---------- RECORD EXCERPTS ----------
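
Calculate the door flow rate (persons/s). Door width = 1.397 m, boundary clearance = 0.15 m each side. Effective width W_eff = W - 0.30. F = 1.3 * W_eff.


W_eff = 1.397 - 0.30 = 1.097 m
F = 1.3 * 1.097 = 1.4261 persons/s

1.4261 persons/s


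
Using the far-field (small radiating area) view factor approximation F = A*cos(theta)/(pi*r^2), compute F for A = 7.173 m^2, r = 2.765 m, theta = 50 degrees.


cos(50 deg) = 0.64279
pi*r^2 = 24.018
F = 7.173 * 0.64279 / 24.018 = 0.19197

0.19197


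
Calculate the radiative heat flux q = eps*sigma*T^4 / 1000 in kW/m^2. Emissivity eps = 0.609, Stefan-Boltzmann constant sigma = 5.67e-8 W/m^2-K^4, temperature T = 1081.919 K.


T^4 = 1.3702e+12
q = 0.609 * 5.67e-8 * 1.3702e+12 / 1000 = 47.313 kW/m^2

47.313 kW/m^2


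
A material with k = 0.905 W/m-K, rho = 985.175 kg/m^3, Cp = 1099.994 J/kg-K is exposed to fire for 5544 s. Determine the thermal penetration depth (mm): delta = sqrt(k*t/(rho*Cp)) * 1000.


alpha = 0.905 / (985.175 * 1099.994) = 8.3511e-07 m^2/s
alpha * t = 0.0046299
delta = sqrt(0.0046299) * 1000 = 68.043 mm

68.043 mm


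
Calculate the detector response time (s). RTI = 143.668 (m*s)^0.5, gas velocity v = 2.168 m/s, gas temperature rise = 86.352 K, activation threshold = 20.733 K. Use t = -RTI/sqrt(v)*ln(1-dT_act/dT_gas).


dT_act/dT_gas = 0.24010
ln(1 - 0.24010) = -0.27457
t = -143.668 / sqrt(2.168) * -0.27457 = 26.790 s

26.790 s


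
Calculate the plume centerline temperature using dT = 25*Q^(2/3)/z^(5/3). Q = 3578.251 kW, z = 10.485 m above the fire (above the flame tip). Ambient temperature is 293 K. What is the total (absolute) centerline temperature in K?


Q^(2/3) = 233.95
z^(5/3) = 50.228
dT = 25 * 233.95 / 50.228 = 116.44 K
T = 293 + 116.44 = 409.44 K

409.44 K


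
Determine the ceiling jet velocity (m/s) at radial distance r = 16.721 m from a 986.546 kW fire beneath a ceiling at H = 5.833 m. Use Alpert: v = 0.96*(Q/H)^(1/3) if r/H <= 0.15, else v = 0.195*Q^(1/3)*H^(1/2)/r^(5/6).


r/H = 16.721 / 5.833 = 2.8666
r/H > 0.15, so v = 0.195*Q^(1/3)*H^(1/2)/r^(5/6)
Q^(1/3) = 9.9550
H^(1/2) = 2.4152
r^(5/6) = 10.456
v = 0.195 * 9.9550 * 2.4152 / 10.456 = 0.44837 m/s

0.44837 m/s


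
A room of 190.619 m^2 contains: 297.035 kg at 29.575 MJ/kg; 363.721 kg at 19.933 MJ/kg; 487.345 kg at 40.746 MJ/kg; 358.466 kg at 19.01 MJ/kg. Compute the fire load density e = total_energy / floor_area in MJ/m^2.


Total energy = 297.035*29.575 + 363.721*19.933 + 487.345*40.746 + 358.466*19.01
= 8784.810 + 7250.051 + 19857.36 + 6814.439
= 42706.66 MJ
e = 42706.66 / 190.619 = 224.04 MJ/m^2

224.04 MJ/m^2


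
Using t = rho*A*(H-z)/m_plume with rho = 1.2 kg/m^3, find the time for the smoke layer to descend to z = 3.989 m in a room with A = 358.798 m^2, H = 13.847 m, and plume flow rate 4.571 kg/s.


H - z = 9.858 m
t = 1.2 * 358.798 * 9.858 / 4.571 = 928.56 s

928.56 s


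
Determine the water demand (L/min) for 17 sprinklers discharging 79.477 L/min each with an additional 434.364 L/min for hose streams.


Sprinkler demand = 17 * 79.477 = 1351.109 L/min
Total = 1351.109 + 434.364 = 1785.473 L/min

1785.473 L/min


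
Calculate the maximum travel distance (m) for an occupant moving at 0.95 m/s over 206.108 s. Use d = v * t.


d = 0.95 * 206.108 = 195.80 m

195.80 m


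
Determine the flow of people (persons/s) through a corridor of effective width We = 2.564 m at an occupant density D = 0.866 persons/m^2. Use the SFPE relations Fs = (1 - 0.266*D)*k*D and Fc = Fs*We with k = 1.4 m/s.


1 - 0.266*D = 1 - 0.266*0.866 = 0.76964
Fs = 0.76964 * 1.4 * 0.866 = 0.93312 persons/(s*m)
Fc = 0.93312 * 2.564 = 2.3925 persons/s

2.3925 persons/s


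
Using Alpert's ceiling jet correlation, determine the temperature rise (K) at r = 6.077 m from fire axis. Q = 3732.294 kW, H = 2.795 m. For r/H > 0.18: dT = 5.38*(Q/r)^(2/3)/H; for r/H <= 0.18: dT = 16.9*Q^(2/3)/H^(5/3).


r/H = 6.077 / 2.795 = 2.1742
r/H > 0.18, so dT = 5.38*(Q/r)^(2/3)/H
Q/r = 614.17
(Q/r)^(2/3) = 72.253
dT = 5.38 * 72.253 / 2.795 = 139.08 K

139.08 K


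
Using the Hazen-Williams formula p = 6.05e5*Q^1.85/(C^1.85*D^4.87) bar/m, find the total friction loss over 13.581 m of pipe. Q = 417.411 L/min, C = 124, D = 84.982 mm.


Q^1.85 = 70476
C^1.85 = 7461.6
D^4.87 = 2.4878e+09
p/m = 0.0022969 bar/m
p_total = 0.0022969 * 13.581 = 0.031194 bar

0.031194 bar


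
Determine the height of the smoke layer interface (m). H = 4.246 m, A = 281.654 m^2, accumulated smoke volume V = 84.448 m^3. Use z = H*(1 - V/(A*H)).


V/(A*H) = 0.070614
1 - 0.070614 = 0.92939
z = 4.246 * 0.92939 = 3.9462 m

3.9462 m


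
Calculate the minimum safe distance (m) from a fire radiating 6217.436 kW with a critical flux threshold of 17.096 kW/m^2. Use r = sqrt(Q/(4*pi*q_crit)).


4*pi*q_crit = 214.83
Q/(4*pi*q_crit) = 28.941
r = sqrt(28.941) = 5.3796 m

5.3796 m


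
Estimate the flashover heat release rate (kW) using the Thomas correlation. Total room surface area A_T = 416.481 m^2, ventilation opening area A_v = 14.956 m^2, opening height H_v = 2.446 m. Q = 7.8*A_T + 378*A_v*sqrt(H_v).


7.8*A_T = 3248.6
sqrt(H_v) = 1.5640
378*A_v*sqrt(H_v) = 8841.7
Q = 3248.6 + 8841.7 = 12090 kW

12090 kW


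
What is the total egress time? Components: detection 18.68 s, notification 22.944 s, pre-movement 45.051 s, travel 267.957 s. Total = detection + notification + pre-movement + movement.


Total = 18.68 + 22.944 + 45.051 + 267.957 = 354.632 s

354.632 s


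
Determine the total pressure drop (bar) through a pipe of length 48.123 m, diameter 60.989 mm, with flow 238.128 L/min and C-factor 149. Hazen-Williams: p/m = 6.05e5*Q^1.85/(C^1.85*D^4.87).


Q^1.85 = 24952
C^1.85 = 10481
D^4.87 = 4.9451e+08
p/m = 0.0029126 bar/m
p_total = 0.0029126 * 48.123 = 0.14016 bar

0.14016 bar


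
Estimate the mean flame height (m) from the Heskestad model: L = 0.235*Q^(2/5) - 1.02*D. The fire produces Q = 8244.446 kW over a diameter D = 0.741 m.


Q^(2/5) = 36.852
0.235 * Q^(2/5) = 8.6603
1.02 * D = 0.75582
L = 7.9045 m

7.9045 m


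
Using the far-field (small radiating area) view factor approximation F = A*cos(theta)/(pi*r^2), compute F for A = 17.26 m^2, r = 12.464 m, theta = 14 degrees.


cos(14 deg) = 0.97030
pi*r^2 = 488.05
F = 17.26 * 0.97030 / 488.05 = 0.034315

0.034315


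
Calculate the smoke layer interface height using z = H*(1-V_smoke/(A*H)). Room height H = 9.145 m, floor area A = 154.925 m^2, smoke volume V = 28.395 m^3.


V/(A*H) = 0.020042
1 - 0.020042 = 0.97996
z = 9.145 * 0.97996 = 8.9617 m

8.9617 m


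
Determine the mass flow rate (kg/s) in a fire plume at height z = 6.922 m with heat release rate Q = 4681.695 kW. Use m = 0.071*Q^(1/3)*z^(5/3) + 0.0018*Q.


Q^(1/3) = 16.729
z^(5/3) = 25.141
First term = 0.071 * 16.729 * 25.141 = 29.862
Second term = 0.0018 * 4681.695 = 8.4271
m = 38.289 kg/s

38.289 kg/s


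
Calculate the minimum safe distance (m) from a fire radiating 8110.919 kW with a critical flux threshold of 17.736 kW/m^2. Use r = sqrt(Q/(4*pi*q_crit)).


4*pi*q_crit = 222.88
Q/(4*pi*q_crit) = 36.392
r = sqrt(36.392) = 6.0326 m

6.0326 m


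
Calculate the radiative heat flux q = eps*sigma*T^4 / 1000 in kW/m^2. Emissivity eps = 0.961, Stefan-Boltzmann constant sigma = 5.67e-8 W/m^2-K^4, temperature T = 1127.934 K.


T^4 = 1.6186e+12
q = 0.961 * 5.67e-8 * 1.6186e+12 / 1000 = 88.194 kW/m^2

88.194 kW/m^2


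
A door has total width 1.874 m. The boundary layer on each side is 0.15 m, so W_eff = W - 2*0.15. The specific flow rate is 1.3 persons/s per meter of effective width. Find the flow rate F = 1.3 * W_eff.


W_eff = 1.874 - 0.30 = 1.574 m
F = 1.3 * 1.574 = 2.0462 persons/s

2.0462 persons/s


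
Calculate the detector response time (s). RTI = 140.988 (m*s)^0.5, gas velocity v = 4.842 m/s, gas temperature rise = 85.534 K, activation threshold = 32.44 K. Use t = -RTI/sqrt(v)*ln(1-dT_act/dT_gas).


dT_act/dT_gas = 0.37926
ln(1 - 0.37926) = -0.47685
t = -140.988 / sqrt(4.842) * -0.47685 = 30.553 s

30.553 s


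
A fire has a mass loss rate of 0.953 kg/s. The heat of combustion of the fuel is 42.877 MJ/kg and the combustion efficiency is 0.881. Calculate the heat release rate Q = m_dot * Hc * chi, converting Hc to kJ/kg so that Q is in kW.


Hc = 42.877 MJ/kg = 42.877 * 1000 kJ/kg = 42877 kJ/kg
Q = 0.953 kg/s * 42877 kJ/kg * 0.881 = 35999 kW

35999 kW


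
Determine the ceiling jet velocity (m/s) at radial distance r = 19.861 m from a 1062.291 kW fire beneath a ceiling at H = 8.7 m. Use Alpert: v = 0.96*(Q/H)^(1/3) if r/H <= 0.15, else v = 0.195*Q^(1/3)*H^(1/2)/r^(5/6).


r/H = 19.861 / 8.7 = 2.2829
r/H > 0.15, so v = 0.195*Q^(1/3)*H^(1/2)/r^(5/6)
Q^(1/3) = 10.203
H^(1/2) = 2.9496
r^(5/6) = 12.069
v = 0.195 * 10.203 * 2.9496 / 12.069 = 0.48627 m/s

0.48627 m/s


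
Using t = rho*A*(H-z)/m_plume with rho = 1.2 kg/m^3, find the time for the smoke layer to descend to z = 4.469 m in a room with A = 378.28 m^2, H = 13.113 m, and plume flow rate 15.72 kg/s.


H - z = 8.644 m
t = 1.2 * 378.28 * 8.644 / 15.72 = 249.61 s

249.61 s


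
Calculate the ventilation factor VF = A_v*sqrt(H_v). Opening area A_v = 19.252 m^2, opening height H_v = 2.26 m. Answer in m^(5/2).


sqrt(H_v) = 1.5033
VF = 19.252 * 1.5033 = 28.942 m^(5/2)

28.942 m^(5/2)


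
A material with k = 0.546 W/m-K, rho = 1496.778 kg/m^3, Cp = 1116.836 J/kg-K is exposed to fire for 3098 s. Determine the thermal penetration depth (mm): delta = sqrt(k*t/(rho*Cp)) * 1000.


alpha = 0.546 / (1496.778 * 1116.836) = 3.2662e-07 m^2/s
alpha * t = 0.0010119
delta = sqrt(0.0010119) * 1000 = 31.810 mm

31.810 mm


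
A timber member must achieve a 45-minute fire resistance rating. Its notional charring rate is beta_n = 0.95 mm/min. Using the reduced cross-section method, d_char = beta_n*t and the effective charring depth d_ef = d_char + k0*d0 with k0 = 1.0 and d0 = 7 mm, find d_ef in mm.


d_char = 0.95 * 45 = 42.75 mm
d_ef = 42.75 + 1.0*7 = 49.75 mm

49.75 mm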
----------
§ **TASK GOAL**:
In the listing above, find the line with "A timber member", then copy it and every later line exactly, through the last line, and nothing else.

§ **RESPONSE**:
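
A timber member must achieve a 45-minute fire resistance rating. Its notional charring rate is beta_n = 0.95 mm/min. Using the reduced cross-section method, d_char = beta_n*t and the effective charring depth d_ef = d_char + k0*d0 with k0 = 1.0 and d0 = 7 mm, find d_ef in mm.


d_char = 0.95 * 45 = 42.75 mm
d_ef = 42.75 + 1.0*7 = 49.75 mm

49.75 mm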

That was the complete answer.